Exercise instructions
From the first line through the one containing "Each student considers its", restate the listing word for word, and give no other lines.

Supplied entries
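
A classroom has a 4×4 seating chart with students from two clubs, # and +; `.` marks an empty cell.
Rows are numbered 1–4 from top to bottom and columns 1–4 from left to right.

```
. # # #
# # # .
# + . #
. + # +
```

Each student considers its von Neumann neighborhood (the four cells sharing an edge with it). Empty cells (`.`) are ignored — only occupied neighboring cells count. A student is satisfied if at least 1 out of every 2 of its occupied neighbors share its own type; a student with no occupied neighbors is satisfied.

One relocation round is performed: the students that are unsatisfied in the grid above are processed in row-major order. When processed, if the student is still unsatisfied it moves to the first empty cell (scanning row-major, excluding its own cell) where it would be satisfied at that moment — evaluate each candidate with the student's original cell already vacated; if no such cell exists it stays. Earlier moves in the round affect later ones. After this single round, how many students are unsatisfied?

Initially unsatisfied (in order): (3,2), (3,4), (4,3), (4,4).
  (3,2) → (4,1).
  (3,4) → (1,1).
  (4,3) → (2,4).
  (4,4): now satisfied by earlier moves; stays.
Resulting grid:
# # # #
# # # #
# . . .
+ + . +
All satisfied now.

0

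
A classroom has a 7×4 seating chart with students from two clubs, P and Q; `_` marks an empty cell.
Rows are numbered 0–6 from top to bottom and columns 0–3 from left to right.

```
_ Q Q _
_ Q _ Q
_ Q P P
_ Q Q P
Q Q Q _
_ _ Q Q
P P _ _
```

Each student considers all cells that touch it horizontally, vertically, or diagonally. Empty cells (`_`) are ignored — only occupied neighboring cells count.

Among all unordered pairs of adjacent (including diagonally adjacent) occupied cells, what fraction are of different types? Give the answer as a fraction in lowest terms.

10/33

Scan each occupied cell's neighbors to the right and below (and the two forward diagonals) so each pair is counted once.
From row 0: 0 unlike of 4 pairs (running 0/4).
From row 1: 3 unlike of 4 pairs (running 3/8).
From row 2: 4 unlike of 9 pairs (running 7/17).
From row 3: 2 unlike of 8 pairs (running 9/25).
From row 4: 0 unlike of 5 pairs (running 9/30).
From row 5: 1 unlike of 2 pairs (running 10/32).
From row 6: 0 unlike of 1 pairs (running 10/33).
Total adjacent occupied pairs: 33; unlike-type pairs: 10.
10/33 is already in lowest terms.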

Solved exercise
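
A classroom has a 4×4 seating chart with students from two clubs, # and +; `.` marks an empty cell.
Rows are numbered 1–4 from top to bottom and columns 1–4 from left to right.

```
. # # #
# # # .
# + . #
. + # +
```

Each student considers its von Neumann neighborhood (the four cells sharing an edge with it). Empty cells (`.`) are ignored — only occupied neighboring cells count. A student is satisfied if at least 1 out of every 2 of its occupied neighbors share its own type; a student with no occupied neighbors is satisfied.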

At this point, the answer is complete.